──────── Supplied material
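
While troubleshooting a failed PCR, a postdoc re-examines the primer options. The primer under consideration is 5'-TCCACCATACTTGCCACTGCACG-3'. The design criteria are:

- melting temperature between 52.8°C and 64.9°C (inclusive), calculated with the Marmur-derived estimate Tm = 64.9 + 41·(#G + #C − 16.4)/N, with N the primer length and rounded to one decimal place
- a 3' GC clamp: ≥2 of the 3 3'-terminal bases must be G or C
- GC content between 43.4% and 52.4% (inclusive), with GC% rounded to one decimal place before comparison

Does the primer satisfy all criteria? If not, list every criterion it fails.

Base counts: A=5, T=5, G=3, C=10 (length 23).
Tm: Tm = 64.9 + 41·(13 − 16.4)/23 = 58.8°C ✓
GC clamp: 3' end ACG has 2 G/C ✓
GC content: GC 13/23 = 56.5%, outside 43.4–52.4% ✗

Fails: GC content.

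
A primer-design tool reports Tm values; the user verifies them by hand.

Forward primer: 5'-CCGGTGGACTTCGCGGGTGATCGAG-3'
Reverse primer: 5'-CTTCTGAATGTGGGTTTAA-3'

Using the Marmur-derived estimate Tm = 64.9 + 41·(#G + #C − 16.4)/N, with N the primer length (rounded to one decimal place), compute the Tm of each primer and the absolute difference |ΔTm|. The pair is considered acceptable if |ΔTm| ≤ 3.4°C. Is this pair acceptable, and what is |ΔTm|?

Forward: G+C = 17, N = 25 → Tm = 64.9 + 41·(17 − 16.4)/25 = 65.9°C.
Reverse: G+C = 7, N = 19 → Tm = 64.9 + 41·(7 − 16.4)/19 = 44.6°C.
|ΔTm| = |65.9 − 44.6| = 21.3°C, > 3.4°C.

|ΔTm| = 21.3°C; the pair is not acceptable.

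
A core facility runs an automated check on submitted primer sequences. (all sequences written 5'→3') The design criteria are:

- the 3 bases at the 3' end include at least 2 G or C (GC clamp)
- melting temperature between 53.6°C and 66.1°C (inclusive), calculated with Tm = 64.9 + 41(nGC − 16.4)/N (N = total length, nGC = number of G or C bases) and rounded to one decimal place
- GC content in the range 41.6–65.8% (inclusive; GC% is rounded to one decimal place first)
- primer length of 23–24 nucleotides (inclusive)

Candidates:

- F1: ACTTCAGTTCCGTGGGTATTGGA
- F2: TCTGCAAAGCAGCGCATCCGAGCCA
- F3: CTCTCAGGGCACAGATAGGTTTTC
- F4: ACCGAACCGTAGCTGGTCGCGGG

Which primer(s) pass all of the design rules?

F1 only.

F1 (23 nt, A=4 T=8 G=7 C=4): 3' end GGA has 2 G/C ✓; Tm = 64.9 + 41·(11 − 16.4)/23 = 55.3°C ✓; GC 11/23 = 47.8% ✓; length 23 ✓ — passes.
F2 (25 nt, A=7 T=3 G=6 C=9): 3' end CCA has 2 G/C ✓; Tm = 64.9 + 41·(15 − 16.4)/25 = 62.6°C ✓; GC 15/25 = 60.0% ✓; length 25, outside 23–24 ✗ — fails.
F3 (24 nt, A=5 T=7 G=6 C=6): 3' end TTC has 1 G/C, need ≥2 ✗; Tm = 64.9 + 41·(12 − 16.4)/24 = 57.4°C ✓; GC 12/24 = 50.0% ✓; length 24 ✓ — fails.
F4 (23 nt, A=4 T=3 G=9 C=7): 3' end GGG has 3 G/C ✓; Tm = 64.9 + 41·(16 − 16.4)/23 = 64.2°C ✓; GC 16/23 = 69.6%, outside 41.6–65.8% ✗; length 23 ✓ — fails.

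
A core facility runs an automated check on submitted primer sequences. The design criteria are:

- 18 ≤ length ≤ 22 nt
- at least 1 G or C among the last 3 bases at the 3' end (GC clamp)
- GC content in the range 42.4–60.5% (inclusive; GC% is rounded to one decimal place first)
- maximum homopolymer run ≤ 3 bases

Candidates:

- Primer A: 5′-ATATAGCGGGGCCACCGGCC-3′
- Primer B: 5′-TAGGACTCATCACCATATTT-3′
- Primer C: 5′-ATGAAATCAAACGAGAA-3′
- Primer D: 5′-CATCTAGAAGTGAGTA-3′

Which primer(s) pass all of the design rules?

Primer A (20 nt, A=4 T=2 G=7 C=7): length 20 ✓; 3' end GCC has 3 G/C ✓; GC 14/20 = 70.0%, outside 42.4–60.5% ✗; longest run = 4, exceeds 3 ✗ — fails.
Primer B (20 nt, A=6 T=7 G=2 C=5): length 20 ✓; 3' end TTT has 0 G/C, need ≥1 ✗; GC 7/20 = 35.0%, outside 42.4–60.5% ✗; longest run = 3 ✓ — fails.
Primer C (17 nt, A=10 T=2 G=3 C=2): length 17, outside 18–22 ✗; 3' end GAA has 1 G/C ✓; GC 5/17 = 29.4%, outside 42.4–60.5% ✗; longest run = 3 ✓ — fails.
Primer D (16 nt, A=6 T=4 G=4 C=2): length 16, outside 18–22 ✗; 3' end GTA has 1 G/C ✓; GC 6/16 = 37.5%, outside 42.4–60.5% ✗; longest run = 2 ✓ — fails.

None of the candidates satisfy all criteria.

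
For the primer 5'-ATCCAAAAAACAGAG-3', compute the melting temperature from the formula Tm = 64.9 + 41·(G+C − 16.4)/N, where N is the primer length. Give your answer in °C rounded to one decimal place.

Base counts: A=9, T=1, G=2, C=3; G+C = 5, N = 15.
Tm = 64.9 + 41·(5 − 16.4)/15 = 64.9 + -467.40/15 = 33.7°C.

33.7°C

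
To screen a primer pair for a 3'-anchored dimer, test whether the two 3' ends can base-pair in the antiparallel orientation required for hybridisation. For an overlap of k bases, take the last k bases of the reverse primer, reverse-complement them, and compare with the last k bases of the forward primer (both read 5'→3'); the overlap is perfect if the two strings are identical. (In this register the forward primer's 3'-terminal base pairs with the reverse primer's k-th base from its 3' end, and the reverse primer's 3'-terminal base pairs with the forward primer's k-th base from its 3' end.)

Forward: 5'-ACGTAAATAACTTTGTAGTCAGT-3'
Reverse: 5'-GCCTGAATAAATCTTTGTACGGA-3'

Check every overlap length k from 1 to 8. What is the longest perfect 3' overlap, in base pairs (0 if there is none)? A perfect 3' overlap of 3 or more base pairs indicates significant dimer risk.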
────────────────
The problem: What is needed is a word-for-word copy of the material above.

Task answer:
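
While troubleshooting a failed PCR, a postdoc re-examines the primer options. The primer under consideration is 5'-TCCACCATACTTGCCACTGCACG-3'. The design criteria are:

- melting temperature between 52.8°C and 64.9°C (inclusive), calculated with the Marmur-derived estimate Tm = 64.9 + 41·(#G + #C − 16.4)/N, with N the primer length and rounded to one decimal place
- a 3' GC clamp: ≥2 of the 3 3'-terminal bases must be G or C
- GC content between 43.4% and 52.4% (inclusive), with GC% rounded to one decimal place before comparison

Does the primer satisfy all criteria? If not, list every criterion it fails.

Base counts: A=5, T=5, G=3, C=10 (length 23).
Tm: Tm = 64.9 + 41·(13 − 16.4)/23 = 58.8°C ✓
GC clamp: 3' end ACG has 2 G/C ✓
GC content: GC 13/23 = 56.5%, outside 43.4–52.4% ✗

Fails: GC content.

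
A primer-design tool reports Tm values; the user verifies them by hand.

Forward primer: 5'-CCGGTGGACTTCGCGGGTGATCGAG-3'
Reverse primer: 5'-CTTCTGAATGTGGGTTTAA-3'

Using the Marmur-derived estimate Tm = 64.9 + 41·(#G + #C − 16.4)/N, with N the primer length (rounded to one decimal place), compute the Tm of each primer and the absolute difference |ΔTm|. The pair is considered acceptable if |ΔTm| ≤ 3.4°C. Is this pair acceptable, and what is |ΔTm|?

Forward: G+C = 17, N = 25 → Tm = 64.9 + 41·(17 − 16.4)/25 = 65.9°C.
Reverse: G+C = 7, N = 19 → Tm = 64.9 + 41·(7 − 16.4)/19 = 44.6°C.
|ΔTm| = |65.9 − 44.6| = 21.3°C, > 3.4°C.

|ΔTm| = 21.3°C; the pair is not acceptable.

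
A core facility runs an automated check on submitted primer sequences. (all sequences written 5'→3') The design criteria are:

- the 3 bases at the 3' end include at least 2 G or C (GC clamp)
- melting temperature between 53.6°C and 66.1°C (inclusive), calculated with Tm = 64.9 + 41(nGC − 16.4)/N (N = total length, nGC = number of G or C bases) and rounded to one decimal place
- GC content in the range 41.6–65.8% (inclusive; GC% is rounded to one decimal place first)
- primer length of 23–24 nucleotides (inclusive)

Candidates:

- F1: ACTTCAGTTCCGTGGGTATTGGA
- F2: TCTGCAAAGCAGCGCATCCGAGCCA
- F3: CTCTCAGGGCACAGATAGGTTTTC
- F4: ACCGAACCGTAGCTGGTCGCGGG

Which primer(s) pass all of the design rules?

F1 only.

F1 (23 nt, A=4 T=8 G=7 C=4): 3' end GGA has 2 G/C ✓; Tm = 64.9 + 41·(11 − 16.4)/23 = 55.3°C ✓; GC 11/23 = 47.8% ✓; length 23 ✓ — passes.
F2 (25 nt, A=7 T=3 G=6 C=9): 3' end CCA has 2 G/C ✓; Tm = 64.9 + 41·(15 − 16.4)/25 = 62.6°C ✓; GC 15/25 = 60.0% ✓; length 25, outside 23–24 ✗ — fails.
F3 (24 nt, A=5 T=7 G=6 C=6): 3' end TTC has 1 G/C, need ≥2 ✗; Tm = 64.9 + 41·(12 − 16.4)/24 = 57.4°C ✓; GC 12/24 = 50.0% ✓; length 24 ✓ — fails.
F4 (23 nt, A=4 T=3 G=9 C=7): 3' end GGG has 3 G/C ✓; Tm = 64.9 + 41·(16 − 16.4)/23 = 64.2°C ✓; GC 16/23 = 69.6%, outside 41.6–65.8% ✗; length 23 ✓ — fails.

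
A core facility runs an automated check on submitted primer sequences. The design criteria are:

- 18 ≤ length ≤ 22 nt
- at least 1 G or C among the last 3 bases at the 3' end (GC clamp)
- GC content in the range 42.4–60.5% (inclusive; GC% is rounded to one decimal place first)
- maximum homopolymer run ≤ 3 bases

Candidates:

- Primer A: 5′-ATATAGCGGGGCCACCGGCC-3′
- Primer B: 5′-TAGGACTCATCACCATATTT-3′
- Primer C: 5′-ATGAAATCAAACGAGAA-3′
- Primer D: 5′-CATCTAGAAGTGAGTA-3′

Which primer(s) pass all of the design rules?

Primer A (20 nt, A=4 T=2 G=7 C=7): length 20 ✓; 3' end GCC has 3 G/C ✓; GC 14/20 = 70.0%, outside 42.4–60.5% ✗; longest run = 4, exceeds 3 ✗ — fails.
Primer B (20 nt, A=6 T=7 G=2 C=5): length 20 ✓; 3' end TTT has 0 G/C, need ≥1 ✗; GC 7/20 = 35.0%, outside 42.4–60.5% ✗; longest run = 3 ✓ — fails.
Primer C (17 nt, A=10 T=2 G=3 C=2): length 17, outside 18–22 ✗; 3' end GAA has 1 G/C ✓; GC 5/17 = 29.4%, outside 42.4–60.5% ✗; longest run = 3 ✓ — fails.
Primer D (16 nt, A=6 T=4 G=4 C=2): length 16, outside 18–22 ✗; 3' end GTA has 1 G/C ✓; GC 6/16 = 37.5%, outside 42.4–60.5% ✗; longest run = 2 ✓ — fails.

None of the candidates satisfy all criteria.

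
For the primer 5'-ATCCAAAAAACAGAG-3', compute the melting temperature from the formula Tm = 64.9 + 41·(G+C − 16.4)/N, where N is the primer length. Give your answer in °C rounded to one decimal place.

Base counts: A=9, T=1, G=2, C=3; G+C = 5, N = 15.
Tm = 64.9 + 41·(5 − 16.4)/15 = 64.9 + -467.40/15 = 33.7°C.

33.7°C

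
To screen a primer pair for a 3'-anchored dimer, test whether the two 3' ends can base-pair in the antiparallel orientation required for hybridisation. For an overlap of k bases, take the last k bases of the reverse primer, reverse-complement them, and compare with the last k bases of the forward primer (both read 5'→3'); the overlap is perfect if the two strings are identical. (In this register the forward primer's 3'-terminal base pairs with the reverse primer's k-th base from its 3' end, and the reverse primer's 3'-terminal base pairs with the forward primer's k-th base from its 3' end.)

Forward: 5'-ACGTAAATAACTTTGTAGTCAGT-3'
Reverse: 5'-GCCTGAATAAATCTTTGTACGGA-3'

Check every overlap length k from 1 to 8. What is the longest perfect 3' overlap, in base pairs (0 if there is none)? A perfect 3' overlap of 3 or more base pairs indicates significant dimer risk.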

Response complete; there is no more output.